----- Records supplied

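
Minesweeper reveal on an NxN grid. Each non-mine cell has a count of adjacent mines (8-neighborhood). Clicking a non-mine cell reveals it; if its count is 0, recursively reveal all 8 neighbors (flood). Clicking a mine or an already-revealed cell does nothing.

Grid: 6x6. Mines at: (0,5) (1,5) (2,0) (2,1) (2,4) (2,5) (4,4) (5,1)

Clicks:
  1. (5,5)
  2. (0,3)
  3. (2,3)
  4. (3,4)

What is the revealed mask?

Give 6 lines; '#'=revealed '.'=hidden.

Click 1 (5,5) count=1: revealed 1 new [(5,5)] -> total=1
Click 2 (0,3) count=0: revealed 10 new [(0,0) (0,1) (0,2) (0,3) (0,4) (1,0) (1,1) (1,2) (1,3) (1,4)] -> total=11
Click 3 (2,3) count=1: revealed 1 new [(2,3)] -> total=12
Click 4 (3,4) count=3: revealed 1 new [(3,4)] -> total=13

Answer: #####.
#####.
...#..
....#.
......
.....#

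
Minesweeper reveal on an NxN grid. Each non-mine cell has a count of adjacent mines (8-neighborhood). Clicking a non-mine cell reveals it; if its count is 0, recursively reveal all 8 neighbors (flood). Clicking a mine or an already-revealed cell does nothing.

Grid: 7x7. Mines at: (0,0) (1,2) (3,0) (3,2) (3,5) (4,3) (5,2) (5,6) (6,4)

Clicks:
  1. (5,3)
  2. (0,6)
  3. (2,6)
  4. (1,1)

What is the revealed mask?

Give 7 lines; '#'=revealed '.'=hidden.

Answer: ...####
.#.####
...####
.......
.......
...#...
.......

Derivation:
Click 1 (5,3) count=3: revealed 1 new [(5,3)] -> total=1
Click 2 (0,6) count=0: revealed 12 new [(0,3) (0,4) (0,5) (0,6) (1,3) (1,4) (1,5) (1,6) (2,3) (2,4) (2,5) (2,6)] -> total=13
Click 3 (2,6) count=1: revealed 0 new [(none)] -> total=13
Click 4 (1,1) count=2: revealed 1 new [(1,1)] -> total=14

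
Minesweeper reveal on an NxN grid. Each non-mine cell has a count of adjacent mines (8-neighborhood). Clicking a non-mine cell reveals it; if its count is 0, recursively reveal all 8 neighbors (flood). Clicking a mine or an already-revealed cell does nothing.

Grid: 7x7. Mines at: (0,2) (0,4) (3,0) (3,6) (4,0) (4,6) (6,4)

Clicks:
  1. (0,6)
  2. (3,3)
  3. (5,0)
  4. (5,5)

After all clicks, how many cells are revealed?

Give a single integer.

Click 1 (0,6) count=0: revealed 6 new [(0,5) (0,6) (1,5) (1,6) (2,5) (2,6)] -> total=6
Click 2 (3,3) count=0: revealed 28 new [(1,1) (1,2) (1,3) (1,4) (2,1) (2,2) (2,3) (2,4) (3,1) (3,2) (3,3) (3,4) (3,5) (4,1) (4,2) (4,3) (4,4) (4,5) (5,0) (5,1) (5,2) (5,3) (5,4) (5,5) (6,0) (6,1) (6,2) (6,3)] -> total=34
Click 3 (5,0) count=1: revealed 0 new [(none)] -> total=34
Click 4 (5,5) count=2: revealed 0 new [(none)] -> total=34

Answer: 34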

----------

All entries should be transcribed verbatim.

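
Minesweeper reveal on an NxN grid. Each non-mine cell has a count of adjacent mines (8-neighborhood). Clicking a non-mine cell reveals it; if its count is 0, recursively reveal all 8 neighbors (flood). Clicking a mine or an already-revealed cell does nothing.

Grid: 6x6. Mines at: (0,5) (1,5) (2,0) (2,1) (2,4) (2,5) (4,4) (5,1)

Clicks:
  1. (5,5)
  2. (0,3)
  3. (2,3)
  4. (3,4)

What is the revealed mask?

Give 6 lines; '#'=revealed '.'=hidden.

Click 1 (5,5) count=1: revealed 1 new [(5,5)] -> total=1
Click 2 (0,3) count=0: revealed 10 new [(0,0) (0,1) (0,2) (0,3) (0,4) (1,0) (1,1) (1,2) (1,3) (1,4)] -> total=11
Click 3 (2,3) count=1: revealed 1 new [(2,3)] -> total=12
Click 4 (3,4) count=3: revealed 1 new [(3,4)] -> total=13

Answer: #####.
#####.
...#..
....#.
......
.....#

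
Minesweeper reveal on an NxN grid. Each non-mine cell has a count of adjacent mines (8-neighborhood). Clicking a non-mine cell reveals it; if its count is 0, recursively reveal all 8 neighbors (flood). Clicking a mine or an already-revealed cell does nothing.

Grid: 7x7. Mines at: (0,0) (1,2) (3,0) (3,2) (3,5) (4,3) (5,2) (5,6) (6,4)

Clicks:
  1. (5,3)
  2. (0,6)
  3. (2,6)
  4. (1,1)

What is the revealed mask?

Give 7 lines; '#'=revealed '.'=hidden.

Answer: ...####
.#.####
...####
.......
.......
...#...
.......

Derivation:
Click 1 (5,3) count=3: revealed 1 new [(5,3)] -> total=1
Click 2 (0,6) count=0: revealed 12 new [(0,3) (0,4) (0,5) (0,6) (1,3) (1,4) (1,5) (1,6) (2,3) (2,4) (2,5) (2,6)] -> total=13
Click 3 (2,6) count=1: revealed 0 new [(none)] -> total=13
Click 4 (1,1) count=2: revealed 1 new [(1,1)] -> total=14

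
Minesweeper reveal on an NxN grid. Each non-mine cell has a count of adjacent mines (8-neighborhood). Clicking a non-mine cell reveals it; if its count is 0, recursively reveal all 8 neighbors (flood). Clicking a mine or an already-revealed cell does nothing.

Grid: 7x7. Mines at: (0,2) (0,4) (3,0) (3,6) (4,0) (4,6) (6,4)

Clicks:
  1. (0,6)
  2. (3,3)
  3. (5,0)
  4. (5,5)

After all clicks, how many cells are revealed?

Give a single integer.

Click 1 (0,6) count=0: revealed 6 new [(0,5) (0,6) (1,5) (1,6) (2,5) (2,6)] -> total=6
Click 2 (3,3) count=0: revealed 28 new [(1,1) (1,2) (1,3) (1,4) (2,1) (2,2) (2,3) (2,4) (3,1) (3,2) (3,3) (3,4) (3,5) (4,1) (4,2) (4,3) (4,4) (4,5) (5,0) (5,1) (5,2) (5,3) (5,4) (5,5) (6,0) (6,1) (6,2) (6,3)] -> total=34
Click 3 (5,0) count=1: revealed 0 new [(none)] -> total=34
Click 4 (5,5) count=2: revealed 0 new [(none)] -> total=34

Answer: 34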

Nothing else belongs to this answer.